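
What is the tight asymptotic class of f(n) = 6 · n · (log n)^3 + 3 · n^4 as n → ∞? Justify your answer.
f(n) ∈ Θ(n^4)

Compare the terms by growth order. For large n, n^a · (log n)^b dominates n^a' · (log n)^b' iff a > a', or (a = a' and b > b'). Ranking the 2 terms shows the dominant one is 3 · n^4. Hence f(n) ∈ Θ(n^4).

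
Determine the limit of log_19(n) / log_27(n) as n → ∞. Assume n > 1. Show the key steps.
lim = ln(27) / ln(19) = log_19(27)

Change of base: log_19(n) = ln n / ln 19 and log_27(n) = ln n / ln 27. The ratio is (ln n / ln 19) · (ln 27 / ln n) = ln 27 / ln 19, a constant independent of n. So the limit is ln 27 / ln 19 = log_19(27).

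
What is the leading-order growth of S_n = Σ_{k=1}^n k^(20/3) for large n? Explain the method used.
S_n ~ (3/23) · n^(23/3)

Integral comparison: Σ_{k=1}^n k^(20/3) = ∫_0^n x^(20/3) dx + O(n^(20/3)). The integral is n^(1 + 20/3) / (1 + 20/3) = n^((20+3)/3) / ((20+3)/3) = (3/23) · n^(23/3).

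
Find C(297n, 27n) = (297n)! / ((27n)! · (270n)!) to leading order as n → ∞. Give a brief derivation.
C(297n, 27n) ~ (285311670611/10000000000)^(27n) · sqrt(11/(20π·27n))

Write N = 27n. Apply Stirling to each factorial:
  (11N)! ~ sqrt(2π·11N) · (11N/e)^(11N),
  N! ~ sqrt(2π N) · (N/e)^N,
  (10N)! ~ sqrt(2π·10N) · (10N/e)^(10N).
The exponential factors combine to (11N)^(11N) / (N^N · (10N)^(10N)) = 11^(11N)/10^(10N) = (11^11/10^10)^N = (285311670611/10000000000)^N.
The square-root prefactors combine to sqrt(2π·11N) / (sqrt(2π N)·sqrt(2π·10N)) = sqrt(11 / (2π·10·N)) = sqrt(11/(20π·27n)).
Substituting N = 27n: C(297n, 27n) ~ (285311670611/10000000000)^(27n) · sqrt(11/(20π·27n)).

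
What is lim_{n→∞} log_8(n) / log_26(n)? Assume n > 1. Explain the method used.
lim = ln(26) / ln(8) = log_8(26)

Change of base: log_8(n) = ln n / ln 8 and log_26(n) = ln n / ln 26. The ratio is (ln n / ln 8) · (ln 26 / ln n) = ln 26 / ln 8, a constant independent of n. So the limit is ln 26 / ln 8 = log_8(26).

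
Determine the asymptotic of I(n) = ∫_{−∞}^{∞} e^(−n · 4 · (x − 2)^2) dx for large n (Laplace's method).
I(n) = sqrt(π/(4n))

Here φ(x) = 4 · (x − 2)^2 has its unique minimum at x* = 2 with φ(x*) = 0 and φ''(x*) = 8. Laplace's method gives
  I(n) ~ e^(−n φ(x*)) · sqrt(2π / (n · φ''(x*))) = sqrt(2π / (8n)) = sqrt(π/(4n)).
This is exact: substituting u = (x − 2)·sqrt(4n) gives I(n) = (1/sqrt(4n)) ∫_{−∞}^{∞} e^(−u^2) du = sqrt(π/(4n)).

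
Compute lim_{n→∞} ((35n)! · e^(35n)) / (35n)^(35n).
lim = ∞

Stirling: (35n)! ~ sqrt(2π·35n) · (35n/e)^(35n). Hence
  (35n)! · e^(35n) / (35n)^(35n) ~ sqrt(2π·35n) = sqrt(2π·35) · sqrt(n) → ∞.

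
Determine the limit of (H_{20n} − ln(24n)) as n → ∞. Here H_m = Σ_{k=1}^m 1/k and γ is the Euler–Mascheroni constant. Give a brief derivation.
lim = ln(5/6) + γ

By Euler-Maclaurin, H_m = ln m + γ + O(1/m). So
  H_{20n} − ln(24n) = ln(20n) + γ − ln(24n) + O(1/n)
                       = ln(20/24) + γ + O(1/n).
Hence the limit is ln(20/24) + γ (= ln(5/6)).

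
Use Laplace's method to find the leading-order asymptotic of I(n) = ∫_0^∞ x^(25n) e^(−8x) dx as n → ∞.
I(n) ~ (sqrt(2π·25n) / 8) · (25n/(8e))^(25n)

Write the integrand as exp(25n ln x − 8x) and set f(x) = 25n ln x − 8x. Then f'(x) = 25n/x − 8 = 0 at x* = 25n/8, and f''(x*) = −25n/x*^2 = −8^2/(25n). Laplace's method (interior maximum) gives
  I(n) ~ e^(f(x*)) · sqrt(2π / |f''(x*)|)
        = exp(25n ln(25n/8) − 25n) · sqrt(2π · 25n / 8^2)
        = (25n/8)^(25n) e^(−25n) · sqrt(2π·25n) / 8
        = (sqrt(2π·25n) / 8) · (25n/(8e))^(25n).
This matches Γ(25n+1)/8^(25n+1) with Stirling applied to Γ.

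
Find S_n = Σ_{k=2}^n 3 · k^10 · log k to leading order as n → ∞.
S_n ~ 3 · n^11 log n / 11 − 3 · n^11 / 121

By integral comparison, S_n = ∫_1^n 3 · x^10 · log x dx + O(n^10 · log n). For the integral, ∫ x^10 log x dx = n^11 log n / 11 − n^11/121 (integration by parts). Hence S_n ~ 3 · n^11 log n / 11 − 3 · n^11 / 121.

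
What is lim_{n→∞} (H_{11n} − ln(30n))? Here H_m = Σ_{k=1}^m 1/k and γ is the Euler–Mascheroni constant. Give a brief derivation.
lim = ln(11/30) + γ

By Euler-Maclaurin, H_m = ln m + γ + O(1/m). So
  H_{11n} − ln(30n) = ln(11n) + γ − ln(30n) + O(1/n)
                       = ln(11/30) + γ + O(1/n).
Hence the limit is ln(11/30) + γ.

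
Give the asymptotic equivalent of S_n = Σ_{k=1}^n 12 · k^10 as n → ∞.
S_n ~ 12 · n^11 / 11

By integral comparison (Euler-Maclaurin), Σ_{k=1}^n 12 · k^10 = 12 · ∫_0^n x^10 dx + O(n^10) = 12 · n^11/11 + O(n^10). (Equivalently, Faulhaber's formula gives the same leading term.)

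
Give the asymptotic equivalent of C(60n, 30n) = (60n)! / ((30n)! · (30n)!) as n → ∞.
C(60n, 30n) ~ (4)^(30n) · sqrt(1/(π·30n))

Write N = 30n. Apply Stirling to each factorial:
  (2N)! ~ sqrt(2π·2N) · (2N/e)^(2N),
  N! ~ sqrt(2π N) · (N/e)^N,
  (1N)! ~ sqrt(2π·1N) · (1N/e)^(1N).
The exponential factors combine to (2N)^(2N) / (N^N · (1N)^(1N)) = 2^(2N)/1^(1N) = (2^2/1^1)^N = (4)^N.
The square-root prefactors combine to sqrt(2π·2N) / (sqrt(2π N)·sqrt(2π·1N)) = sqrt(2 / (2π·1·N)) = sqrt(1/(π·30n)).
Substituting N = 30n: C(60n, 30n) ~ (4)^(30n) · sqrt(1/(π·30n)).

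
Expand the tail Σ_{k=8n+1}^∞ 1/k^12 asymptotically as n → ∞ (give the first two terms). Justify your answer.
Σ_{k>8n} 1/k^12 = 1/(11 · (8n)^11) − 1/(2 · (8n)^12) + O(1/(8n)^13)

Compare to the integral: ∫_{8n}^∞ x^(−12) dx = [−x^(−11)/11]_{8n}^∞ = 1/((12−1)·(8n)^11). The Euler-Maclaurin correction adds −f(8n)/2 = −1/(2·(8n)^12). Euler-Maclaurin then gives
  Σ_{k>8n} 1/k^12 = ∫_{8n}^∞ dx/x^12 − 1/(2·(8n)^12) + O(1/(8n)^13).
(Equivalently this is ζ(12) − Σ_{k≤8n} 1/k^12.)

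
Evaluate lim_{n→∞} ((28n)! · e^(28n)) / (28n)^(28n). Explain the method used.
lim = ∞

Stirling: (28n)! ~ sqrt(2π·28n) · (28n/e)^(28n). Hence
  (28n)! · e^(28n) / (28n)^(28n) ~ sqrt(2π·28n) = sqrt(2π·28) · sqrt(n) → ∞.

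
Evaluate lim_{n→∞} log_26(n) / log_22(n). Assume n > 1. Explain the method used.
lim = ln(22) / ln(26) = log_26(22)

Change of base: log_26(n) = ln n / ln 26 and log_22(n) = ln n / ln 22. The ratio is (ln n / ln 26) · (ln 22 / ln n) = ln 22 / ln 26, a constant independent of n. So the limit is ln 22 / ln 26 = log_26(22).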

::::::

▶ [Your instructions]: Only an exact copy is wanted here: the line containing "(28n)^(28n). Explain the method used." and every later line, up to and including the last line of the listing.

▶ [Answer to this task]:
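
Evaluate lim_{n→∞} ((28n)! · e^(28n)) / (28n)^(28n). Explain the method used.
lim = ∞

Stirling: (28n)! ~ sqrt(2π·28n) · (28n/e)^(28n). Hence
  (28n)! · e^(28n) / (28n)^(28n) ~ sqrt(2π·28n) = sqrt(2π·28) · sqrt(n) → ∞.

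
Evaluate lim_{n→∞} log_26(n) / log_22(n). Assume n > 1. Explain the method used.
lim = ln(22) / ln(26) = log_26(22)

Change of base: log_26(n) = ln n / ln 26 and log_22(n) = ln n / ln 22. The ratio is (ln n / ln 26) · (ln 22 / ln n) = ln 22 / ln 26, a constant independent of n. So the limit is ln 22 / ln 26 = log_26(22).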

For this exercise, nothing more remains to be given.